(Stored records)
⁂

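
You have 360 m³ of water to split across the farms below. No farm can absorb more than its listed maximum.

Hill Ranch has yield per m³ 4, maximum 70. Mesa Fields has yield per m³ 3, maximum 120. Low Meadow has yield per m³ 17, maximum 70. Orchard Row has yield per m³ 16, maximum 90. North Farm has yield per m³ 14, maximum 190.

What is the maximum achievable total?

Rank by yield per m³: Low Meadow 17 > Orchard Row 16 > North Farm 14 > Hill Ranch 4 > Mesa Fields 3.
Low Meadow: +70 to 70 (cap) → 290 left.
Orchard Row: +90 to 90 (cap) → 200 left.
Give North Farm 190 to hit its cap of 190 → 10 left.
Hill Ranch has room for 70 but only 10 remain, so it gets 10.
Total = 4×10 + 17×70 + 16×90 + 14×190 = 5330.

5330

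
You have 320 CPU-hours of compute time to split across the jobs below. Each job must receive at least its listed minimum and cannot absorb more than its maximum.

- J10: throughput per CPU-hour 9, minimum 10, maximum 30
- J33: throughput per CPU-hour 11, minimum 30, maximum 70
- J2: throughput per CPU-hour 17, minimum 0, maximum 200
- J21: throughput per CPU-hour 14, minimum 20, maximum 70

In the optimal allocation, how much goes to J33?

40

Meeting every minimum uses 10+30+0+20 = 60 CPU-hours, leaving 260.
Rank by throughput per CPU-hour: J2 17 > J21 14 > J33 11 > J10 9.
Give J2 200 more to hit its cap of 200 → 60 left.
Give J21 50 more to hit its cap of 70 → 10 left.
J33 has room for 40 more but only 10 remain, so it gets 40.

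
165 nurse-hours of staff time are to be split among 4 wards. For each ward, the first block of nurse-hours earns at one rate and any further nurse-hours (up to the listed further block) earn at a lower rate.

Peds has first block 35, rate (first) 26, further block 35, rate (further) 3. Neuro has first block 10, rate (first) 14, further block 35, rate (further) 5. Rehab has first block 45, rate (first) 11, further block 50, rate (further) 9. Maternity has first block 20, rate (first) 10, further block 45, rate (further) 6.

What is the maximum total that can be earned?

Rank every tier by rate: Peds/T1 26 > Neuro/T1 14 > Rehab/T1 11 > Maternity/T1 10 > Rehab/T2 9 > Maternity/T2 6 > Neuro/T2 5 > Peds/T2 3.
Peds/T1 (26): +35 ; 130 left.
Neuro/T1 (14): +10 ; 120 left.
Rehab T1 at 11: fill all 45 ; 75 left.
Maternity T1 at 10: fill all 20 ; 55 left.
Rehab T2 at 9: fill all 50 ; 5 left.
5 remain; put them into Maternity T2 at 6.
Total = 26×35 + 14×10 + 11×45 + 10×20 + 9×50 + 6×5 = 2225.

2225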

⁂

WHAT NEEDS TO BE DONE –
Every line above that holds the string "block" should be returned.

FINISHED EXERCISE –
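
165 nurse-hours of staff time are to be split among 4 wards. For each ward, the first block of nurse-hours earns at one rate and any further nurse-hours (up to the listed further block) earn at a lower rate.
Peds has first block 35, rate (first) 26, further block 35, rate (further) 3. Neuro has first block 10, rate (first) 14, further block 35, rate (further) 5. Rehab has first block 45, rate (first) 11, further block 50, rate (further) 9. Maternity has first block 20, rate (first) 10, further block 45, rate (further) 6.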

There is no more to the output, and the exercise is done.